## [TASK DETAILS]
Leaving nothing out, print each line of the material exactly.

## [DATA FOR THIS EXERCISE]
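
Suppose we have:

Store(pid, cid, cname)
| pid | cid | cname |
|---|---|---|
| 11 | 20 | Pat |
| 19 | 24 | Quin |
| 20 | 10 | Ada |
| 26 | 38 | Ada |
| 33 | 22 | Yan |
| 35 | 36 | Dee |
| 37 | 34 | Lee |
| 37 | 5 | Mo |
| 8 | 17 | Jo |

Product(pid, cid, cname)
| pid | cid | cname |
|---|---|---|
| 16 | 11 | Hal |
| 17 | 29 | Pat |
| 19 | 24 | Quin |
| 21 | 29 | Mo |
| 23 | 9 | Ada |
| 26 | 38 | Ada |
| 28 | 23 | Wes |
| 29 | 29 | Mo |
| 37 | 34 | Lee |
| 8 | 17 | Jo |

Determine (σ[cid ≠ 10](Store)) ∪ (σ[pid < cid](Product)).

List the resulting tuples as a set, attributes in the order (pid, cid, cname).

σ[cid ≠ 10]: keep tuples satisfying cid ≠ 10 → {(11, 20, Pat), (19, 24, Quin), (26, 38, Ada), (33, 22, Yan), (35, 36, Dee), (37, 34, Lee), (37, 5, Mo), (8, 17, Jo)}
σ[pid < cid]: keep tuples satisfying pid < cid → {(17, 29, Pat), (19, 24, Quin), (21, 29, Mo), (26, 38, Ada), (8, 17, Jo)}
Set union of the two operands is {(11, 20, Pat), (17, 29, Pat), (19, 24, Quin), (21, 29, Mo), (26, 38, Ada), (33, 22, Yan), (35, 36, Dee), (37, 34, Lee), (37, 5, Mo), (8, 17, Jo)}.

{(11, 20, Pat), (17, 29, Pat), (19, 24, Quin), (21, 29, Mo), (26, 38, Ada), (33, 22, Yan), (35, 36, Dee), (37, 34, Lee), (37, 5, Mo), (8, 17, Jo)}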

## [TASK ANSWER]
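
Suppose we have:

Store(pid, cid, cname)
| pid | cid | cname |
|---|---|---|
| 11 | 20 | Pat |
| 19 | 24 | Quin |
| 20 | 10 | Ada |
| 26 | 38 | Ada |
| 33 | 22 | Yan |
| 35 | 36 | Dee |
| 37 | 34 | Lee |
| 37 | 5 | Mo |
| 8 | 17 | Jo |

Product(pid, cid, cname)
| pid | cid | cname |
|---|---|---|
| 16 | 11 | Hal |
| 17 | 29 | Pat |
| 19 | 24 | Quin |
| 21 | 29 | Mo |
| 23 | 9 | Ada |
| 26 | 38 | Ada |
| 28 | 23 | Wes |
| 29 | 29 | Mo |
| 37 | 34 | Lee |
| 8 | 17 | Jo |

Determine (σ[cid ≠ 10](Store)) ∪ (σ[pid < cid](Product)).

List the resulting tuples as a set, attributes in the order (pid, cid, cname).

σ[cid ≠ 10]: keep tuples satisfying cid ≠ 10 → {(11, 20, Pat), (19, 24, Quin), (26, 38, Ada), (33, 22, Yan), (35, 36, Dee), (37, 34, Lee), (37, 5, Mo), (8, 17, Jo)}
σ[pid < cid]: keep tuples satisfying pid < cid → {(17, 29, Pat), (19, 24, Quin), (21, 29, Mo), (26, 38, Ada), (8, 17, Jo)}
Set union of the two operands is {(11, 20, Pat), (17, 29, Pat), (19, 24, Quin), (21, 29, Mo), (26, 38, Ada), (33, 22, Yan), (35, 36, Dee), (37, 34, Lee), (37, 5, Mo), (8, 17, Jo)}.

{(11, 20, Pat), (17, 29, Pat), (19, 24, Quin), (21, 29, Mo), (26, 38, Ada), (33, 22, Yan), (35, 36, Dee), (37, 34, Lee), (37, 5, Mo), (8, 17, Jo)}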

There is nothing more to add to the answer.